> **REQUIRED WORK**
Among the records below, find the lines with the word "single" and copy them.

══ SOURCE INFORMATION ══

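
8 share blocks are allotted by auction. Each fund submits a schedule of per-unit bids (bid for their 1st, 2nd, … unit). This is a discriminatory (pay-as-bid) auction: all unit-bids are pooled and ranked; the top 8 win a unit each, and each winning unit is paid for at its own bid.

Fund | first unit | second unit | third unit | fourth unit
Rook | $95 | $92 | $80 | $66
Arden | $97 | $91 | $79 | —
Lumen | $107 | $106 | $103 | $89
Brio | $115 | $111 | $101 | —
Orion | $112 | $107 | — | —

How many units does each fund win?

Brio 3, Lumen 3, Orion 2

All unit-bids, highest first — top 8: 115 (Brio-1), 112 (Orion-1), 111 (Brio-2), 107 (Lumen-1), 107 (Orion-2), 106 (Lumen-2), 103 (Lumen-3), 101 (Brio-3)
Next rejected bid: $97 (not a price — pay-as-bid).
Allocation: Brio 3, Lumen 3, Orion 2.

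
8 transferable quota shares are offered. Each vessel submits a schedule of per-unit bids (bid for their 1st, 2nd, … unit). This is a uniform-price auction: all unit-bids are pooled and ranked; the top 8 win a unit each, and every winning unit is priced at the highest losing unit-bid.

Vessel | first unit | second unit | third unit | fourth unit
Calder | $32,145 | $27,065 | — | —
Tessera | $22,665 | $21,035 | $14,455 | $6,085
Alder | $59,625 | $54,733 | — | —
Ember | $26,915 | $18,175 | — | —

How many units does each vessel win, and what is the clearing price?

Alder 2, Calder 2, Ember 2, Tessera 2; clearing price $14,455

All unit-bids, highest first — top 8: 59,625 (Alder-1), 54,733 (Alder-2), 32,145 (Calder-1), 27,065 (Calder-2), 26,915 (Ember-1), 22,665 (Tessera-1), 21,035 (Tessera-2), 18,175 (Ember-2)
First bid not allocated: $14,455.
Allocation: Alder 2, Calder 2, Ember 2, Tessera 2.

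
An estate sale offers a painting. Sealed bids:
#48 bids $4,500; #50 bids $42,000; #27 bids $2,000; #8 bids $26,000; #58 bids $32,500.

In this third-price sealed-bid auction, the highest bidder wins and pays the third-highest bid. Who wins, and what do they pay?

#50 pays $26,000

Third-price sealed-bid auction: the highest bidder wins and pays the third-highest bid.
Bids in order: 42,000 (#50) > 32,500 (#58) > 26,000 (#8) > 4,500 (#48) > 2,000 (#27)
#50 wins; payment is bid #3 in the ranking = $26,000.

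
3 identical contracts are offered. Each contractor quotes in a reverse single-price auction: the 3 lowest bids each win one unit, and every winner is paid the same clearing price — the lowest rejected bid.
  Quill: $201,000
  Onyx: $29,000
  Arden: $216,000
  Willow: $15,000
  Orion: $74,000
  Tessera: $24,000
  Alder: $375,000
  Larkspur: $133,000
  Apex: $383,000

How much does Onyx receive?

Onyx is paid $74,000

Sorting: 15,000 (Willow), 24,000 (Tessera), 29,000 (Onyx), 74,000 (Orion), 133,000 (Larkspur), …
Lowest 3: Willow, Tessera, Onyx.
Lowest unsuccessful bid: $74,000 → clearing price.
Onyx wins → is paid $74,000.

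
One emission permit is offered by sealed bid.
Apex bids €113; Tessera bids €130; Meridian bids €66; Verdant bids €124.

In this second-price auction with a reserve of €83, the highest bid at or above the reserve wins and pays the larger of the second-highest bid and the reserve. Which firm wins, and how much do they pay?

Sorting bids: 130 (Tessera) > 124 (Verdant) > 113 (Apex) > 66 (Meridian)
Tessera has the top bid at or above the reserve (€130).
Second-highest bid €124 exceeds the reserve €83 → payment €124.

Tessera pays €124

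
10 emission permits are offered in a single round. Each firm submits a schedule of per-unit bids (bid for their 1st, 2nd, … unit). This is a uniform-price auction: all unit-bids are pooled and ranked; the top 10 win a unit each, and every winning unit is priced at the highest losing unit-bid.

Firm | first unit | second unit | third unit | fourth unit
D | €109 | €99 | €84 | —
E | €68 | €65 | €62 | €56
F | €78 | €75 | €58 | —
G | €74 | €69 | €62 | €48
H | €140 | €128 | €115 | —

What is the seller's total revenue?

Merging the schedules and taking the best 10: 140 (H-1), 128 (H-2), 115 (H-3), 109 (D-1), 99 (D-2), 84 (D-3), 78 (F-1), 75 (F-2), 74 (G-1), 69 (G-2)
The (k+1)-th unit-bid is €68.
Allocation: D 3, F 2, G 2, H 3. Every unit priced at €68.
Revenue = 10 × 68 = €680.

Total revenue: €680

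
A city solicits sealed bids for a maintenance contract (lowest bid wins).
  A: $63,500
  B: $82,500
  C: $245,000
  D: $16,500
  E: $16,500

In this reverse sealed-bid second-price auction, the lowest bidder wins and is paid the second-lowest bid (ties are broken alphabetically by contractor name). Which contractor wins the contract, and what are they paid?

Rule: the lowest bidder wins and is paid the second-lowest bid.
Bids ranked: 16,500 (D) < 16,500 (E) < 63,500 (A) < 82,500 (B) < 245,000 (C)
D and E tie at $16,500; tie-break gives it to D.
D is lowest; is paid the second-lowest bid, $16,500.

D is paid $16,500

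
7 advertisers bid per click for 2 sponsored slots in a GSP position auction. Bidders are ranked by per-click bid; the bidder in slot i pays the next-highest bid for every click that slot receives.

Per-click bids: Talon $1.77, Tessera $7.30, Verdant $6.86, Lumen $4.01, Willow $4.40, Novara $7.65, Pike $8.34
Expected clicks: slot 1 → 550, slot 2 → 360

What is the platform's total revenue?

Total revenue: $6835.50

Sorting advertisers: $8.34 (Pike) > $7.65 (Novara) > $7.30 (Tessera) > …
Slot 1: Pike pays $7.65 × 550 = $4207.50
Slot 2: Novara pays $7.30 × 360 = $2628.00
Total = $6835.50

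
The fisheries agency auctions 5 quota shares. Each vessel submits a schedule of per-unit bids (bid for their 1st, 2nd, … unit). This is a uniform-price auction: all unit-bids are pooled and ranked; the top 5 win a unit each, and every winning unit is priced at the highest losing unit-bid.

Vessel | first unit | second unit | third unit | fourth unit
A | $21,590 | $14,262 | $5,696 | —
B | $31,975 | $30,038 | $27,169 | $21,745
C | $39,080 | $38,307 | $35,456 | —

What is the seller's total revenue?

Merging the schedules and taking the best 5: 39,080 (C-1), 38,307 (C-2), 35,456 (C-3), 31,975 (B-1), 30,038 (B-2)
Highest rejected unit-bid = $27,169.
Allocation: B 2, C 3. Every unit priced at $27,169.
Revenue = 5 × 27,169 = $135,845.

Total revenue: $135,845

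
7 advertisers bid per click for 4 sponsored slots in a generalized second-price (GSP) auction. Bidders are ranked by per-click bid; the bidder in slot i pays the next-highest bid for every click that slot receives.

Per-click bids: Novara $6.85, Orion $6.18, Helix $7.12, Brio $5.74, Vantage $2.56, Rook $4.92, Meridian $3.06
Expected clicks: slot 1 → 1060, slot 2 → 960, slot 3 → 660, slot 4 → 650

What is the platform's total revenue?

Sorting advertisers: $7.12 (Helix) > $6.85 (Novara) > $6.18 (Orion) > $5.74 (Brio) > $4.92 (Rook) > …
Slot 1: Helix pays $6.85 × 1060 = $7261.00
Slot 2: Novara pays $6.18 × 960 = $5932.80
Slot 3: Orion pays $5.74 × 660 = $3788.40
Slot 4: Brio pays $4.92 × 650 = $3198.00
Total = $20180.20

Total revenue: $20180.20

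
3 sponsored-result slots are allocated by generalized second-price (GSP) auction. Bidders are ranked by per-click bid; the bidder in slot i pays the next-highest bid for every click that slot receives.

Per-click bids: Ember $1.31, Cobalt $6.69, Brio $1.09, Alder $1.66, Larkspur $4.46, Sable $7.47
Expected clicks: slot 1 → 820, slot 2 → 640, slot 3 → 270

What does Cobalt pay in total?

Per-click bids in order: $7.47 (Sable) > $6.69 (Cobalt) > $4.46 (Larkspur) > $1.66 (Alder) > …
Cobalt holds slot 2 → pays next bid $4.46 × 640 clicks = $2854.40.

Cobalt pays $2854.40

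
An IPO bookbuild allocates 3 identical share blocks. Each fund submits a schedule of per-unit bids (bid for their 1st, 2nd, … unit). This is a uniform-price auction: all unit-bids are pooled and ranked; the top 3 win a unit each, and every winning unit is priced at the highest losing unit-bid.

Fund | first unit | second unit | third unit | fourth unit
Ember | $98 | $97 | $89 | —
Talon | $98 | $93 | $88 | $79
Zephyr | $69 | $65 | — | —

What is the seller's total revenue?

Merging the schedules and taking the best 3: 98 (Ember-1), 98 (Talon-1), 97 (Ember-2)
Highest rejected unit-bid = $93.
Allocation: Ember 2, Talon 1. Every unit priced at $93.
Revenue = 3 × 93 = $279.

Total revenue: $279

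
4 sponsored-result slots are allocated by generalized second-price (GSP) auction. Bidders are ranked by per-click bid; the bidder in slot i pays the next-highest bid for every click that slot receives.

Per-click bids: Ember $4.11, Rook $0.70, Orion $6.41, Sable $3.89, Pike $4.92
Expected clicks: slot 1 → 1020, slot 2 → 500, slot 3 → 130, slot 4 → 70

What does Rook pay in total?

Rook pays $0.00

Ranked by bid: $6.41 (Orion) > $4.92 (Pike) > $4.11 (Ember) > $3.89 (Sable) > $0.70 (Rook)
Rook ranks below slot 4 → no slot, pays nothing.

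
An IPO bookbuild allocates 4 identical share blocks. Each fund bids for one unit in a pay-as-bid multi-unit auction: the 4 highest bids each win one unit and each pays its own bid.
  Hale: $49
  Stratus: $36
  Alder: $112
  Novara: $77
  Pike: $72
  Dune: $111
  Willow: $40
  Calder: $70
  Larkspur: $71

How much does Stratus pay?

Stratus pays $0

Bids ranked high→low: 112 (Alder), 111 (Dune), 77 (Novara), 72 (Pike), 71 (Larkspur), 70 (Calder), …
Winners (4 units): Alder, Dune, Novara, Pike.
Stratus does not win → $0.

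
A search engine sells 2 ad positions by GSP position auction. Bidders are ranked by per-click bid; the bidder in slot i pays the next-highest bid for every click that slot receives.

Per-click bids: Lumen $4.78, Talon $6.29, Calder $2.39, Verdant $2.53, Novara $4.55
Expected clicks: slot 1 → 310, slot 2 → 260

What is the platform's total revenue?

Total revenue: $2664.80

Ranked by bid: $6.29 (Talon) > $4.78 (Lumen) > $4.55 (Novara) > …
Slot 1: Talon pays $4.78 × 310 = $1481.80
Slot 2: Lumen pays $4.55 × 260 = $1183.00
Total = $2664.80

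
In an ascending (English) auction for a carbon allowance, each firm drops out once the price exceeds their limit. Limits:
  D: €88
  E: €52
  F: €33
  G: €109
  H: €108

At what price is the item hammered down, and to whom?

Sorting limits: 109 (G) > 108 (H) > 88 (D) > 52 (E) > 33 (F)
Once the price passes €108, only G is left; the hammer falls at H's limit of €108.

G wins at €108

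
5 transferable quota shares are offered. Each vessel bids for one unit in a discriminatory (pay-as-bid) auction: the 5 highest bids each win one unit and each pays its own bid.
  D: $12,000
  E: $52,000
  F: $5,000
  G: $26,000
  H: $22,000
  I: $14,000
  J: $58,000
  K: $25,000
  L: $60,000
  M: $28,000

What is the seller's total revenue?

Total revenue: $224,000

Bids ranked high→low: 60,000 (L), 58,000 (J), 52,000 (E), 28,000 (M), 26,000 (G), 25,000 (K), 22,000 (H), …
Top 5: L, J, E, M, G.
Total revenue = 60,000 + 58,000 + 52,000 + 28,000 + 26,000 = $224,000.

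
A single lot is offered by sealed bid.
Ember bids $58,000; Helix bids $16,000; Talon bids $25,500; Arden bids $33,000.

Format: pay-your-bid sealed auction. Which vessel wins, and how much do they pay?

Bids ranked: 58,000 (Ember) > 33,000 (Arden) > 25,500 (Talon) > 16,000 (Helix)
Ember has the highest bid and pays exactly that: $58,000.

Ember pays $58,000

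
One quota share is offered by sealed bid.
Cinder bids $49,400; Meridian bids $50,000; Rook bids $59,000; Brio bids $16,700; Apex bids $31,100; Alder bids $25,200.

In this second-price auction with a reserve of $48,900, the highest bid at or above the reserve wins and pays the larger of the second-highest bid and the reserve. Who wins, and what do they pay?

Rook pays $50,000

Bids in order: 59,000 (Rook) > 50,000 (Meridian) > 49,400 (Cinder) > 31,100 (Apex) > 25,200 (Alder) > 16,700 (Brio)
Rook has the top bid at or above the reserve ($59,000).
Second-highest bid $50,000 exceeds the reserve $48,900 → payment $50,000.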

═══

> **TASK OUTPUT**
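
3 identical contracts are offered. Each contractor quotes in a reverse single-price auction: the 3 lowest bids each win one unit, and every winner is paid the same clearing price — the lowest rejected bid.
10 emission permits are offered in a single round. Each firm submits a schedule of per-unit bids (bid for their 1st, 2nd, … unit). This is a uniform-price auction: all unit-bids are pooled and ranked; the top 10 win a unit each, and every winning unit is priced at the highest losing unit-bid.
A single lot is offered by sealed bid.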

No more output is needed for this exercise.